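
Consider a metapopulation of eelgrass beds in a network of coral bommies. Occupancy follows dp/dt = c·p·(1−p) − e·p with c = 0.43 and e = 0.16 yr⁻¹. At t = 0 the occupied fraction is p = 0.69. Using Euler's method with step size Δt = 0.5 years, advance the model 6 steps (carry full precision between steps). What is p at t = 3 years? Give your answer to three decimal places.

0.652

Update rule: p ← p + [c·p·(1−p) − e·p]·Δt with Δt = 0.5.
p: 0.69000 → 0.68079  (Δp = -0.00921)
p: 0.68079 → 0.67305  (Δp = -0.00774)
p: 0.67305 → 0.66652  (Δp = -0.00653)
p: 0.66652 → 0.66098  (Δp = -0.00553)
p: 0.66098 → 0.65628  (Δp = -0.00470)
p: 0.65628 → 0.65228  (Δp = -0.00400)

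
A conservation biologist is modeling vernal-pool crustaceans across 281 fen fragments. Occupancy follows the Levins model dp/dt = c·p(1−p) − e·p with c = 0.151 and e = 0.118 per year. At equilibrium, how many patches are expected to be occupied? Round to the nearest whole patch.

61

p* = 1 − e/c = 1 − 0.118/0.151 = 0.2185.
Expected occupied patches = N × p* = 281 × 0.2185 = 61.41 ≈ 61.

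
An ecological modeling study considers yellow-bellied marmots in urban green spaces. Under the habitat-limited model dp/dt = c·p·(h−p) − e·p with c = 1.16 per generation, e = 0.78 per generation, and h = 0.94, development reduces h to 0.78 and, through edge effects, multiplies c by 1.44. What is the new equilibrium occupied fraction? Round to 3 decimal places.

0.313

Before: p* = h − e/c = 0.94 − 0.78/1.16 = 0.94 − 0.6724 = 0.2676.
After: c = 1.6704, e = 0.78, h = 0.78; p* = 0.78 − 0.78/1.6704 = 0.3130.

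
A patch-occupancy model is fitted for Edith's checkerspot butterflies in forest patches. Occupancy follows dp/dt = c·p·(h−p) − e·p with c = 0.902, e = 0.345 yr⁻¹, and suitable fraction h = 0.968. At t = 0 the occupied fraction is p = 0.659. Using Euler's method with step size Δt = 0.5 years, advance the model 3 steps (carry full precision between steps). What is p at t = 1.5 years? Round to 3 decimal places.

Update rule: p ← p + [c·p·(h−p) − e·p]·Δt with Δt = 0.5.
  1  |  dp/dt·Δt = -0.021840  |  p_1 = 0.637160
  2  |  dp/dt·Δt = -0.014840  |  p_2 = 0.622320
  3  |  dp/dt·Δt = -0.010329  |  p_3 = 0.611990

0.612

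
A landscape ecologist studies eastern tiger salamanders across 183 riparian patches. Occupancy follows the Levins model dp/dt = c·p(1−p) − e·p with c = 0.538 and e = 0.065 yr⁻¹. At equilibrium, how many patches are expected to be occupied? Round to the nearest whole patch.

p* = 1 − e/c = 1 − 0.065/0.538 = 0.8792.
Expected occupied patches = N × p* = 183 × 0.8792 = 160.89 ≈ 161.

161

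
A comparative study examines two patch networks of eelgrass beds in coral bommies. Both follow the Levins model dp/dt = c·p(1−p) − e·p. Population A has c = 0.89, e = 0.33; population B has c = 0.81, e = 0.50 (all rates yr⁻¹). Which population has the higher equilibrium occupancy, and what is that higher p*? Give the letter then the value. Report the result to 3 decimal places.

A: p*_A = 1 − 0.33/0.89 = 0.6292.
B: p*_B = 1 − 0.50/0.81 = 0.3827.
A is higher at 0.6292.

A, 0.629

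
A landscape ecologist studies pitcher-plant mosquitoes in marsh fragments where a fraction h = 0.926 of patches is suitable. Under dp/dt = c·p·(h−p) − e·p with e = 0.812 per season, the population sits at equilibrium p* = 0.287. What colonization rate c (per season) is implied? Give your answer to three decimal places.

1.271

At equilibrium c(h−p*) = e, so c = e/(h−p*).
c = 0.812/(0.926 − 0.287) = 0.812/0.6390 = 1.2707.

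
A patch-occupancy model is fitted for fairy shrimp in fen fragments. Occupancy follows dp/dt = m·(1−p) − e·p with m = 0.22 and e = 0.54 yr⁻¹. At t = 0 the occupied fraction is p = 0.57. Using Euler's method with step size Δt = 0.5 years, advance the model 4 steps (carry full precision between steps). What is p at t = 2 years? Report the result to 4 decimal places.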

════════════════

> **Problem**
What you return must match the records exactly, line for line.

> **Response**
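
Consider a metapopulation of eelgrass beds in a network of coral bommies. Occupancy follows dp/dt = c·p·(1−p) − e·p with c = 0.43 and e = 0.16 yr⁻¹. At t = 0 the occupied fraction is p = 0.69. Using Euler's method with step size Δt = 0.5 years, advance the model 6 steps (carry full precision between steps). What is p at t = 3 years? Give your answer to three decimal places.

0.652

Update rule: p ← p + [c·p·(1−p) − e·p]·Δt with Δt = 0.5.
p: 0.69000 → 0.68079  (Δp = -0.00921)
p: 0.68079 → 0.67305  (Δp = -0.00774)
p: 0.67305 → 0.66652  (Δp = -0.00653)
p: 0.66652 → 0.66098  (Δp = -0.00553)
p: 0.66098 → 0.65628  (Δp = -0.00470)
p: 0.65628 → 0.65228  (Δp = -0.00400)

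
A conservation biologist is modeling vernal-pool crustaceans across 281 fen fragments. Occupancy follows the Levins model dp/dt = c·p(1−p) − e·p with c = 0.151 and e = 0.118 per year. At equilibrium, how many patches are expected to be occupied? Round to the nearest whole patch.

61

p* = 1 − e/c = 1 − 0.118/0.151 = 0.2185.
Expected occupied patches = N × p* = 281 × 0.2185 = 61.41 ≈ 61.

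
An ecological modeling study considers yellow-bellied marmots in urban green spaces. Under the habitat-limited model dp/dt = c·p·(h−p) − e·p with c = 1.16 per generation, e = 0.78 per generation, and h = 0.94, development reduces h to 0.78 and, through edge effects, multiplies c by 1.44. What is the new equilibrium occupied fraction? Round to 3 decimal places.

0.313

Before: p* = h − e/c = 0.94 − 0.78/1.16 = 0.94 − 0.6724 = 0.2676.
After: c = 1.6704, e = 0.78, h = 0.78; p* = 0.78 − 0.78/1.6704 = 0.3130.

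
A patch-occupancy model is fitted for Edith's checkerspot butterflies in forest patches. Occupancy follows dp/dt = c·p·(h−p) − e·p with c = 0.902, e = 0.345 yr⁻¹, and suitable fraction h = 0.968. At t = 0 the occupied fraction is p = 0.659. Using Euler's method with step size Δt = 0.5 years, advance the model 3 steps (carry full precision between steps). What is p at t = 1.5 years? Round to 3 decimal places.

Update rule: p ← p + [c·p·(h−p) − e·p]·Δt with Δt = 0.5.
  1  |  dp/dt·Δt = -0.021840  |  p_1 = 0.637160
  2  |  dp/dt·Δt = -0.014840  |  p_2 = 0.622320
  3  |  dp/dt·Δt = -0.010329  |  p_3 = 0.611990

0.612

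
A landscape ecologist studies eastern tiger salamanders across 183 riparian patches. Occupancy follows the Levins model dp/dt = c·p(1−p) − e·p with c = 0.538 and e = 0.065 yr⁻¹. At equilibrium, how many patches are expected to be occupied? Round to the nearest whole patch.

p* = 1 − e/c = 1 − 0.065/0.538 = 0.8792.
Expected occupied patches = N × p* = 183 × 0.8792 = 160.89 ≈ 161.

161

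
A comparative study examines two patch networks of eelgrass beds in coral bommies. Both follow the Levins model dp/dt = c·p(1−p) − e·p. Population A has c = 0.89, e = 0.33; population B has c = 0.81, e = 0.50 (all rates yr⁻¹). Which population has the higher equilibrium occupancy, and what is that higher p*? Give the letter then the value. Report the result to 3 decimal places.

A: p*_A = 1 − 0.33/0.89 = 0.6292.
B: p*_B = 1 − 0.50/0.81 = 0.3827.
A is higher at 0.6292.

A, 0.629

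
A landscape ecologist studies pitcher-plant mosquitoes in marsh fragments where a fraction h = 0.926 of patches is suitable. Under dp/dt = c·p·(h−p) − e·p with e = 0.812 per season, the population sits at equilibrium p* = 0.287. What colonization rate c (per season) is implied? Give your answer to three decimal places.

1.271

At equilibrium c(h−p*) = e, so c = e/(h−p*).
c = 0.812/(0.926 − 0.287) = 0.812/0.6390 = 1.2707.

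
A patch-occupancy model is fitted for fairy shrimp in fen fragments. Occupancy follows dp/dt = m·(1−p) − e·p with m = 0.22 and e = 0.54 yr⁻¹. At t = 0 the occupied fraction is p = 0.57. Using Euler's method with step size Δt = 0.5 years, advance the model 4 steps (carry full precision between steps). What is p at t = 2 years? Report the result to 4 decimal places.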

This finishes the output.